**Saved entries:**
■ ■ ■ ■ ■
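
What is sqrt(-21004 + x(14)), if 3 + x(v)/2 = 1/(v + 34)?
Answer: I*sqrt(3025434)/12 ≈ 144.95*I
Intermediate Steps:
x(v) = -6 + 2/(34 + v) (x(v) = -6 + 2/(v + 34) = -6 + 2/(34 + v))
sqrt(-21004 + x(14)) = sqrt(-21004 + 2*(-101 - 3*14)/(34 + 14)) = sqrt(-21004 + 2*(-101 - 42)/48) = sqrt(-21004 + 2*(1/48)*(-143)) = sqrt(-21004 - 143/24) = sqrt(-504239/24) = I*sqrt(3025434)/12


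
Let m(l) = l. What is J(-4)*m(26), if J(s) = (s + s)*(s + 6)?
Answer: -416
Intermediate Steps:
J(s) = 2*s*(6 + s) (J(s) = (2*s)*(6 + s) = 2*s*(6 + s))
J(-4)*m(26) = (2*(-4)*(6 - 4))*26 = (2*(-4)*2)*26 = -16*26 = -416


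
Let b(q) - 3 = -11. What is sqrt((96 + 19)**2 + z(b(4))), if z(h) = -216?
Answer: sqrt(13009) ≈ 114.06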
■ ■ ■ ■ ■
Set down only the line containing "Let m(l) = l." and the lines after it through the end, exactly as they appear above.

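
Let m(l) = l. What is J(-4)*m(26), if J(s) = (s + s)*(s + 6)?
Answer: -416
Intermediate Steps:
J(s) = 2*s*(6 + s) (J(s) = (2*s)*(6 + s) = 2*s*(6 + s))
J(-4)*m(26) = (2*(-4)*(6 - 4))*26 = (2*(-4)*2)*26 = -16*26 = -416


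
Let b(q) - 3 = -11. What is sqrt((96 + 19)**2 + z(b(4))), if z(h) = -216?
Answer: sqrt(13009) ≈ 114.06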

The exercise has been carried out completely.